About this exercise: Print the records again, character for character.

Data records:

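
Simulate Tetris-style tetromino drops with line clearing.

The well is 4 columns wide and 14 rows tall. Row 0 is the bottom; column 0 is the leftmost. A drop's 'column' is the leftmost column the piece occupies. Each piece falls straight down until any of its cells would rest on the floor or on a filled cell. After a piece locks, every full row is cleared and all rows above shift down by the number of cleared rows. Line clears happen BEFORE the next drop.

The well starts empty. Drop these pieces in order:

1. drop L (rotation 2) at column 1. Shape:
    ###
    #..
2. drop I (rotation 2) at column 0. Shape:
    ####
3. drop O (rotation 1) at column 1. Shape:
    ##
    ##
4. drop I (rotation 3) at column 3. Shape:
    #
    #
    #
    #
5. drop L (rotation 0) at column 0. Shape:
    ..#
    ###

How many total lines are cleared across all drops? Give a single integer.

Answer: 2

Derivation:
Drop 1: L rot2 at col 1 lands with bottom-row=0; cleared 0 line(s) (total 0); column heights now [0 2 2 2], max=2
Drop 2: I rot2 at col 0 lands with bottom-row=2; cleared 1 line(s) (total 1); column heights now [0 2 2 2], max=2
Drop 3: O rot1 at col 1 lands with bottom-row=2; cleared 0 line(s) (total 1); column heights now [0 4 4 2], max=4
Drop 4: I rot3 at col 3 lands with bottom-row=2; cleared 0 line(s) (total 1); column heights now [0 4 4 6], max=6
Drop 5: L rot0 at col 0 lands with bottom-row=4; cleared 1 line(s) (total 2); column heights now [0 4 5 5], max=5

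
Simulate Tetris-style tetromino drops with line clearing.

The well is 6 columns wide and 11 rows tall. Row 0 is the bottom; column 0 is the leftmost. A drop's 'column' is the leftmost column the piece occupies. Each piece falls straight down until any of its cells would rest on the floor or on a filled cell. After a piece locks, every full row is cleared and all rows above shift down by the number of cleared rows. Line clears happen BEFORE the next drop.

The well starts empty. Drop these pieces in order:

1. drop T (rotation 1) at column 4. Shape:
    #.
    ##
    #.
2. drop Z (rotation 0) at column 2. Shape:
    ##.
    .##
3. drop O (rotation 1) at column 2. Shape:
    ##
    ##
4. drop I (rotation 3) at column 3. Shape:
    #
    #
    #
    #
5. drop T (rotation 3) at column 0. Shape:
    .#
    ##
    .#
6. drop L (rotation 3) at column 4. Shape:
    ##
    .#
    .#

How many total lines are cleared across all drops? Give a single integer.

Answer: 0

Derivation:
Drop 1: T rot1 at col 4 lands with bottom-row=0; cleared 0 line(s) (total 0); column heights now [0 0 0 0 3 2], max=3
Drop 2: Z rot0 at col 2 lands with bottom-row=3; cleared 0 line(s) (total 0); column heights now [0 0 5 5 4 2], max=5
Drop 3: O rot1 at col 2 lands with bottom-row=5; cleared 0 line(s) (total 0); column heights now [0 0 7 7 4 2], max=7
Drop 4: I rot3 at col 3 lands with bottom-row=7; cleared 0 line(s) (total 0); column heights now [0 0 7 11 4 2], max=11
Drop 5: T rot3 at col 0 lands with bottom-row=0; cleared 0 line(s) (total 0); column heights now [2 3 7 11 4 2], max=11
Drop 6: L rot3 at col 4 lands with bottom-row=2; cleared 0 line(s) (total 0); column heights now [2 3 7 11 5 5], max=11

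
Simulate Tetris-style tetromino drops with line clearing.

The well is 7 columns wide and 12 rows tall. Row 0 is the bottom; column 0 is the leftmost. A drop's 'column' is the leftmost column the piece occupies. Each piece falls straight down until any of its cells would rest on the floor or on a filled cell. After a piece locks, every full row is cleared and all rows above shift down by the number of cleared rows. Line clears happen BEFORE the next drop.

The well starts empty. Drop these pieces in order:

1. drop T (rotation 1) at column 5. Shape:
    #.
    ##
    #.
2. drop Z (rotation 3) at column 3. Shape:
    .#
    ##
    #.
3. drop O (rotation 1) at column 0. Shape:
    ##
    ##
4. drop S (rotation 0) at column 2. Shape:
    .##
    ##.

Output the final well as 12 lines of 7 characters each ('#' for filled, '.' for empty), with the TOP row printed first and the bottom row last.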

Solved exercise:
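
Simulate Tetris-style tetromino drops with line clearing.

The well is 4 columns wide and 14 rows tall. Row 0 is the bottom; column 0 is the leftmost. A drop's 'column' is the leftmost column the piece occupies. Each piece falls straight down until any of its cells would rest on the floor or on a filled cell. After a piece locks, every full row is cleared and all rows above shift down by the number of cleared rows. Line clears happen BEFORE the next drop.

The well starts empty. Drop these pieces in order:

1. drop L (rotation 2) at column 1. Shape:
    ###
    #..
2. drop I (rotation 2) at column 0. Shape:
    ####
3. drop O (rotation 1) at column 1. Shape:
    ##
    ##
4. drop I (rotation 3) at column 3. Shape:
    #
    #
    #
    #
5. drop L (rotation 0) at column 0. Shape:
    ..#
    ###

How many total lines are cleared across all drops? Give a single integer.

Answer: 2

Derivation:
Drop 1: L rot2 at col 1 lands with bottom-row=0; cleared 0 line(s) (total 0); column heights now [0 2 2 2], max=2
Drop 2: I rot2 at col 0 lands with bottom-row=2; cleared 1 line(s) (total 1); column heights now [0 2 2 2], max=2
Drop 3: O rot1 at col 1 lands with bottom-row=2; cleared 0 line(s) (total 1); column heights now [0 4 4 2], max=4
Drop 4: I rot3 at col 3 lands with bottom-row=2; cleared 0 line(s) (total 1); column heights now [0 4 4 6], max=6
Drop 5: L rot0 at col 0 lands with bottom-row=4; cleared 1 line(s) (total 2); column heights now [0 4 5 5], max=5

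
Simulate Tetris-style tetromino drops with line clearing.

The well is 6 columns wide and 11 rows tall. Row 0 is the bottom; column 0 is the leftmost. A drop's 'column' is the leftmost column the piece occupies. Each piece falls straight down until any of its cells would rest on the floor or on a filled cell. After a piece locks, every full row is cleared and all rows above shift down by the number of cleared rows. Line clears happen BEFORE the next drop.

The well starts empty. Drop these pieces in order:

1. drop T (rotation 1) at column 4. Shape:
    #.
    ##
    #.
2. drop Z (rotation 0) at column 2. Shape:
    ##.
    .##
3. drop O (rotation 1) at column 2. Shape:
    ##
    ##
4. drop I (rotation 3) at column 3. Shape:
    #
    #
    #
    #
5. drop T (rotation 3) at column 0. Shape:
    .#
    ##
    .#
6. drop L (rotation 3) at column 4. Shape:
    ##
    .#
    .#

How many total lines are cleared across all drops? Give a single integer.

Answer: 0

Derivation:
Drop 1: T rot1 at col 4 lands with bottom-row=0; cleared 0 line(s) (total 0); column heights now [0 0 0 0 3 2], max=3
Drop 2: Z rot0 at col 2 lands with bottom-row=3; cleared 0 line(s) (total 0); column heights now [0 0 5 5 4 2], max=5
Drop 3: O rot1 at col 2 lands with bottom-row=5; cleared 0 line(s) (total 0); column heights now [0 0 7 7 4 2], max=7
Drop 4: I rot3 at col 3 lands with bottom-row=7; cleared 0 line(s) (total 0); column heights now [0 0 7 11 4 2], max=11
Drop 5: T rot3 at col 0 lands with bottom-row=0; cleared 0 line(s) (total 0); column heights now [2 3 7 11 4 2], max=11
Drop 6: L rot3 at col 4 lands with bottom-row=2; cleared 0 line(s) (total 0); column heights now [2 3 7 11 5 5], max=11

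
Simulate Tetris-style tetromino drops with line clearing.

The well is 7 columns wide and 12 rows tall. Row 0 is the bottom; column 0 is the leftmost. A drop's 'column' is the leftmost column the piece occupies. Each piece falls straight down until any of its cells would rest on the floor or on a filled cell. After a piece locks, every full row is cleared and all rows above shift down by the number of cleared rows. Line clears happen BEFORE the next drop.

The well starts empty. Drop these pieces in order:

1. drop T (rotation 1) at column 5. Shape:
    #.
    ##
    #.
2. drop Z (rotation 3) at column 3. Shape:
    .#
    ##
    #.
3. drop O (rotation 1) at column 0. Shape:
    ##
    ##
4. drop S (rotation 0) at column 2. Shape:
    .##
    ##.

Output the final well as 12 lines of 7 characters each ('#' for filled, '.' for empty), with the TOP row printed first and the bottom row last.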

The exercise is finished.